Saved data entries:
====

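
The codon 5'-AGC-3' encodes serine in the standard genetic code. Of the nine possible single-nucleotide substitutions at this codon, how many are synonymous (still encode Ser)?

1

Position 1: none → 0 synonymous.
Position 2: none → 0 synonymous.
Position 3: AGU → 1 synonymous.
Total: 0 + 0 + 1 = 1.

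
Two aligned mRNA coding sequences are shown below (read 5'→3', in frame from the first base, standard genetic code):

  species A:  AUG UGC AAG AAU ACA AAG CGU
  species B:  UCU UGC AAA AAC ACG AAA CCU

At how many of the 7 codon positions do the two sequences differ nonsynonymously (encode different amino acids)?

Codon 1: AUG Met / UCU Ser — nonsynonymous.
Codon 2: UGC Cys / UGC Cys — identical.
Codon 3: AAG Lys / AAA Lys — synonymous.
Codon 4: AAU Asn / AAC Asn — synonymous.
Codon 5: ACA Thr / ACG Thr — synonymous.
Codon 6: AAG Lys / AAA Lys — synonymous.
Codon 7: CGU Arg / CCU Pro — nonsynonymous.
Nonsynonymous differences: 2.

2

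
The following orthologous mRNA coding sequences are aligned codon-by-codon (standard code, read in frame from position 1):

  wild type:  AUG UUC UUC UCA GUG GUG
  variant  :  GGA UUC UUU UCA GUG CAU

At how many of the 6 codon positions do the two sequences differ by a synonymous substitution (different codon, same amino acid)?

Codon 1: AUG Met / GGA Gly — nonsynonymous.
Codon 2: UUC Phe / UUC Phe — identical.
Codon 3: UUC Phe / UUU Phe — synonymous.
Codon 4: UCA Ser / UCA Ser — identical.
Codon 5: GUG Val / GUG Val — identical.
Codon 6: GUG Val / CAU His — nonsynonymous.
Synonymous differences: 1.

1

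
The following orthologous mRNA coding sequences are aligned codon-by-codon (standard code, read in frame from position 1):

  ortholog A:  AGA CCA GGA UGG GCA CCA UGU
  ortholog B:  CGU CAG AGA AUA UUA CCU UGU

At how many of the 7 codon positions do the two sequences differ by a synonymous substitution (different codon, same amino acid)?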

====

Could you write out all the entries word for word?

- _Answer section_
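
The codon 5'-AGC-3' encodes serine in the standard genetic code. Of the nine possible single-nucleotide substitutions at this codon, how many are synonymous (still encode Ser)?

1

Position 1: none → 0 synonymous.
Position 2: none → 0 synonymous.
Position 3: AGU → 1 synonymous.
Total: 0 + 0 + 1 = 1.

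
Two aligned mRNA coding sequences are shown below (read 5'→3', in frame from the first base, standard genetic code):

  species A:  AUG UGC AAG AAU ACA AAG CGU
  species B:  UCU UGC AAA AAC ACG AAA CCU

At how many of the 7 codon positions do the two sequences differ nonsynonymously (encode different amino acids)?

Codon 1: AUG Met / UCU Ser — nonsynonymous.
Codon 2: UGC Cys / UGC Cys — identical.
Codon 3: AAG Lys / AAA Lys — synonymous.
Codon 4: AAU Asn / AAC Asn — synonymous.
Codon 5: ACA Thr / ACG Thr — synonymous.
Codon 6: AAG Lys / AAA Lys — synonymous.
Codon 7: CGU Arg / CCU Pro — nonsynonymous.
Nonsynonymous differences: 2.

2

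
The following orthologous mRNA coding sequences are aligned codon-by-codon (standard code, read in frame from position 1):

  wild type:  AUG UUC UUC UCA GUG GUG
  variant  :  GGA UUC UUU UCA GUG CAU

At how many of the 6 codon positions do the two sequences differ by a synonymous substitution (different codon, same amino acid)?

Codon 1: AUG Met / GGA Gly — nonsynonymous.
Codon 2: UUC Phe / UUC Phe — identical.
Codon 3: UUC Phe / UUU Phe — synonymous.
Codon 4: UCA Ser / UCA Ser — identical.
Codon 5: GUG Val / GUG Val — identical.
Codon 6: GUG Val / CAU His — nonsynonymous.
Synonymous differences: 1.

1

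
The following orthologous mRNA coding sequences are aligned codon-by-codon (standard code, read in frame from position 1):

  ortholog A:  AGA CCA GGA UGG GCA CCA UGU
  ortholog B:  CGU CAG AGA AUA UUA CCU UGU

At how many of the 7 codon positions do the two sequences differ by a synonymous substitution (different codon, same amino acid)?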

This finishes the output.